> _Required action_:
Print each record below character for character.

BEGIN Data extract

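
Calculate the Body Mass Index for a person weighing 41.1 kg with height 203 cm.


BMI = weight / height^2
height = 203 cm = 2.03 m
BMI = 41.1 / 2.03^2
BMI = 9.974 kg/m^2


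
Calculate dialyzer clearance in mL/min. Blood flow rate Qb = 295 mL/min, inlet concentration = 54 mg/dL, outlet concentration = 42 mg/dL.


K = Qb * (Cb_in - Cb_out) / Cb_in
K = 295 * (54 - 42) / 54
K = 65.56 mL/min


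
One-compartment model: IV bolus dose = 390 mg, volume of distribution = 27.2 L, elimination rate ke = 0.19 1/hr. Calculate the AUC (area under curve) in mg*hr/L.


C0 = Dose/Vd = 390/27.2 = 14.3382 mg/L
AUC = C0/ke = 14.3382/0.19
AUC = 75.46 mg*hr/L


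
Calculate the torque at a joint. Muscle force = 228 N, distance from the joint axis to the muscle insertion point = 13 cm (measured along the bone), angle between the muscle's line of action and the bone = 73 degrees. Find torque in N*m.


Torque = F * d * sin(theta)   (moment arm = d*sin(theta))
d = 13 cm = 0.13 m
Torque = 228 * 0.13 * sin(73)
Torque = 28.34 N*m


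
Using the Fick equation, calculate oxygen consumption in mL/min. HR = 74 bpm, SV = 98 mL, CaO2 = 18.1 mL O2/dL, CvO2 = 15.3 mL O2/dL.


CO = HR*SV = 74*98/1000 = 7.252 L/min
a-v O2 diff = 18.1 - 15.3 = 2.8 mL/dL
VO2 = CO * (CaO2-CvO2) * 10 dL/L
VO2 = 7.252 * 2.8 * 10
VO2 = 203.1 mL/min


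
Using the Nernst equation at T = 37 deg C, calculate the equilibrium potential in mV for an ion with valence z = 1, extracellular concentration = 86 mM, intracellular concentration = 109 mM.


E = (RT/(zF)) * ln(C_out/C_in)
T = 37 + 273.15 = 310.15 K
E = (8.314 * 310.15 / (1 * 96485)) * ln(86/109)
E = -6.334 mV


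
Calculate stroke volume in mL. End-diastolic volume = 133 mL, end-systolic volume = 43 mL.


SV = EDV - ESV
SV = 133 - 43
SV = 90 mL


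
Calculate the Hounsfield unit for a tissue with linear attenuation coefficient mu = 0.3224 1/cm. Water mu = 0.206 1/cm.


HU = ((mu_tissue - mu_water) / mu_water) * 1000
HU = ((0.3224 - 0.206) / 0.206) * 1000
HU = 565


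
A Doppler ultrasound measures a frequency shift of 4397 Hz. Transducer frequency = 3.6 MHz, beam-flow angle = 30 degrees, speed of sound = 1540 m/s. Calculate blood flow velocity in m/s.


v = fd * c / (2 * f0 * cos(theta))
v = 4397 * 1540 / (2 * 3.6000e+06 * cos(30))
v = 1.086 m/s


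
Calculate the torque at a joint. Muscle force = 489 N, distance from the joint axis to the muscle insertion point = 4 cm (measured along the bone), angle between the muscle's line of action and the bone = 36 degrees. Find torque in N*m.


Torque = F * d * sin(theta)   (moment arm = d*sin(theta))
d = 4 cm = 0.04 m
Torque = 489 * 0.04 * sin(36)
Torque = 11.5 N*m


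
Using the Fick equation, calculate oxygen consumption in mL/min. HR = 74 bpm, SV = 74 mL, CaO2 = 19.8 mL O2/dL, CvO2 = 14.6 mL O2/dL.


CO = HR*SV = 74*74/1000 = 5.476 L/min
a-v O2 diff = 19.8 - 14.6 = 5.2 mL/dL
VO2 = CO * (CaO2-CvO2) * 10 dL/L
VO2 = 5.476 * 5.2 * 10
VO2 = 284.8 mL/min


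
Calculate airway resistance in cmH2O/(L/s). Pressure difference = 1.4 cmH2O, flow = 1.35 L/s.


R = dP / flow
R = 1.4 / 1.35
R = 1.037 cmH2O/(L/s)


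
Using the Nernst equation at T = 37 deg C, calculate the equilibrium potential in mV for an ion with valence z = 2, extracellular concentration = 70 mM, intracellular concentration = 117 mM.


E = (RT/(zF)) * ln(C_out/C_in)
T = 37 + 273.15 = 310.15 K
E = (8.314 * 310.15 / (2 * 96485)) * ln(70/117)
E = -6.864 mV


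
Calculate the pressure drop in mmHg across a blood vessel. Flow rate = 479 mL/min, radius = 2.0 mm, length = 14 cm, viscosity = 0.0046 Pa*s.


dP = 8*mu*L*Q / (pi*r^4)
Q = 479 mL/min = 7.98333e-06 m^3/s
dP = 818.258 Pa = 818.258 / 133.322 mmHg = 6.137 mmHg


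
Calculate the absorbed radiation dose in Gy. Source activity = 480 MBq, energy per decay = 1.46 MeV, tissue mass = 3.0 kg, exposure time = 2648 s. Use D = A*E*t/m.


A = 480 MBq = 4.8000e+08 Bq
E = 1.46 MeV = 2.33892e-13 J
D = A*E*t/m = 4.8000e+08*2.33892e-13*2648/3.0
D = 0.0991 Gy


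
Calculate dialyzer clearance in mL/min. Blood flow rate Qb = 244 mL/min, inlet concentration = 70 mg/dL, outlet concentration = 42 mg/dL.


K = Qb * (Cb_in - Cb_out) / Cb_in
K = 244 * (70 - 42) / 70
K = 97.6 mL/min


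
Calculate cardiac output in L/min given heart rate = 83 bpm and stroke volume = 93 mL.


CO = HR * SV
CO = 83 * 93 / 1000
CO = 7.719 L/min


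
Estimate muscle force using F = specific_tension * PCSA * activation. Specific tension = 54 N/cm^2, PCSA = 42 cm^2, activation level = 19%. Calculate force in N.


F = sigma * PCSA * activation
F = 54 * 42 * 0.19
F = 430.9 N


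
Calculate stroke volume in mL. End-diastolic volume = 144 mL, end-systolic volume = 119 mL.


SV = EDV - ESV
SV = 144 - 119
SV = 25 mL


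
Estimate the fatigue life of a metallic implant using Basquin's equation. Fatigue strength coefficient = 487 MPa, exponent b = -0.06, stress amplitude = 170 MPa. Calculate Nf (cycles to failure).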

END Data extract

> _Solved exercise_:
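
Calculate the Body Mass Index for a person weighing 41.1 kg with height 203 cm.


BMI = weight / height^2
height = 203 cm = 2.03 m
BMI = 41.1 / 2.03^2
BMI = 9.974 kg/m^2


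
Calculate dialyzer clearance in mL/min. Blood flow rate Qb = 295 mL/min, inlet concentration = 54 mg/dL, outlet concentration = 42 mg/dL.


K = Qb * (Cb_in - Cb_out) / Cb_in
K = 295 * (54 - 42) / 54
K = 65.56 mL/min


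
One-compartment model: IV bolus dose = 390 mg, volume of distribution = 27.2 L, elimination rate ke = 0.19 1/hr. Calculate the AUC (area under curve) in mg*hr/L.


C0 = Dose/Vd = 390/27.2 = 14.3382 mg/L
AUC = C0/ke = 14.3382/0.19
AUC = 75.46 mg*hr/L


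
Calculate the torque at a joint. Muscle force = 228 N, distance from the joint axis to the muscle insertion point = 13 cm (measured along the bone), angle between the muscle's line of action and the bone = 73 degrees. Find torque in N*m.


Torque = F * d * sin(theta)   (moment arm = d*sin(theta))
d = 13 cm = 0.13 m
Torque = 228 * 0.13 * sin(73)
Torque = 28.34 N*m


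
Using the Fick equation, calculate oxygen consumption in mL/min. HR = 74 bpm, SV = 98 mL, CaO2 = 18.1 mL O2/dL, CvO2 = 15.3 mL O2/dL.


CO = HR*SV = 74*98/1000 = 7.252 L/min
a-v O2 diff = 18.1 - 15.3 = 2.8 mL/dL
VO2 = CO * (CaO2-CvO2) * 10 dL/L
VO2 = 7.252 * 2.8 * 10
VO2 = 203.1 mL/min


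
Using the Nernst equation at T = 37 deg C, calculate the equilibrium potential in mV for an ion with valence z = 1, extracellular concentration = 86 mM, intracellular concentration = 109 mM.


E = (RT/(zF)) * ln(C_out/C_in)
T = 37 + 273.15 = 310.15 K
E = (8.314 * 310.15 / (1 * 96485)) * ln(86/109)
E = -6.334 mV


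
Calculate stroke volume in mL. End-diastolic volume = 133 mL, end-systolic volume = 43 mL.


SV = EDV - ESV
SV = 133 - 43
SV = 90 mL


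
Calculate the Hounsfield unit for a tissue with linear attenuation coefficient mu = 0.3224 1/cm. Water mu = 0.206 1/cm.


HU = ((mu_tissue - mu_water) / mu_water) * 1000
HU = ((0.3224 - 0.206) / 0.206) * 1000
HU = 565


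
A Doppler ultrasound measures a frequency shift of 4397 Hz. Transducer frequency = 3.6 MHz, beam-flow angle = 30 degrees, speed of sound = 1540 m/s. Calculate blood flow velocity in m/s.


v = fd * c / (2 * f0 * cos(theta))
v = 4397 * 1540 / (2 * 3.6000e+06 * cos(30))
v = 1.086 m/s


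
Calculate the torque at a joint. Muscle force = 489 N, distance from the joint axis to the muscle insertion point = 4 cm (measured along the bone), angle between the muscle's line of action and the bone = 36 degrees. Find torque in N*m.


Torque = F * d * sin(theta)   (moment arm = d*sin(theta))
d = 4 cm = 0.04 m
Torque = 489 * 0.04 * sin(36)
Torque = 11.5 N*m


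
Using the Fick equation, calculate oxygen consumption in mL/min. HR = 74 bpm, SV = 74 mL, CaO2 = 19.8 mL O2/dL, CvO2 = 14.6 mL O2/dL.


CO = HR*SV = 74*74/1000 = 5.476 L/min
a-v O2 diff = 19.8 - 14.6 = 5.2 mL/dL
VO2 = CO * (CaO2-CvO2) * 10 dL/L
VO2 = 5.476 * 5.2 * 10
VO2 = 284.8 mL/min


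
Calculate airway resistance in cmH2O/(L/s). Pressure difference = 1.4 cmH2O, flow = 1.35 L/s.


R = dP / flow
R = 1.4 / 1.35
R = 1.037 cmH2O/(L/s)


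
Using the Nernst equation at T = 37 deg C, calculate the equilibrium potential in mV for an ion with valence z = 2, extracellular concentration = 70 mM, intracellular concentration = 117 mM.


E = (RT/(zF)) * ln(C_out/C_in)
T = 37 + 273.15 = 310.15 K
E = (8.314 * 310.15 / (2 * 96485)) * ln(70/117)
E = -6.864 mV


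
Calculate the pressure drop in mmHg across a blood vessel. Flow rate = 479 mL/min, radius = 2.0 mm, length = 14 cm, viscosity = 0.0046 Pa*s.


dP = 8*mu*L*Q / (pi*r^4)
Q = 479 mL/min = 7.98333e-06 m^3/s
dP = 818.258 Pa = 818.258 / 133.322 mmHg = 6.137 mmHg


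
Calculate the absorbed radiation dose in Gy. Source activity = 480 MBq, energy per decay = 1.46 MeV, tissue mass = 3.0 kg, exposure time = 2648 s. Use D = A*E*t/m.


A = 480 MBq = 4.8000e+08 Bq
E = 1.46 MeV = 2.33892e-13 J
D = A*E*t/m = 4.8000e+08*2.33892e-13*2648/3.0
D = 0.0991 Gy


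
Calculate dialyzer clearance in mL/min. Blood flow rate Qb = 244 mL/min, inlet concentration = 70 mg/dL, outlet concentration = 42 mg/dL.


K = Qb * (Cb_in - Cb_out) / Cb_in
K = 244 * (70 - 42) / 70
K = 97.6 mL/min


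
Calculate cardiac output in L/min given heart rate = 83 bpm and stroke volume = 93 mL.


CO = HR * SV
CO = 83 * 93 / 1000
CO = 7.719 L/min


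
Estimate muscle force using F = specific_tension * PCSA * activation. Specific tension = 54 N/cm^2, PCSA = 42 cm^2, activation level = 19%. Calculate force in N.


F = sigma * PCSA * activation
F = 54 * 42 * 0.19
F = 430.9 N


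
Calculate stroke volume in mL. End-diastolic volume = 144 mL, end-systolic volume = 119 mL.


SV = EDV - ESV
SV = 144 - 119
SV = 25 mL


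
Estimate the fatigue life of a metallic implant using Basquin's equation. Fatigue strength coefficient = 487 MPa, exponent b = -0.06, stress amplitude = 170 MPa. Calculate Nf (cycles to failure).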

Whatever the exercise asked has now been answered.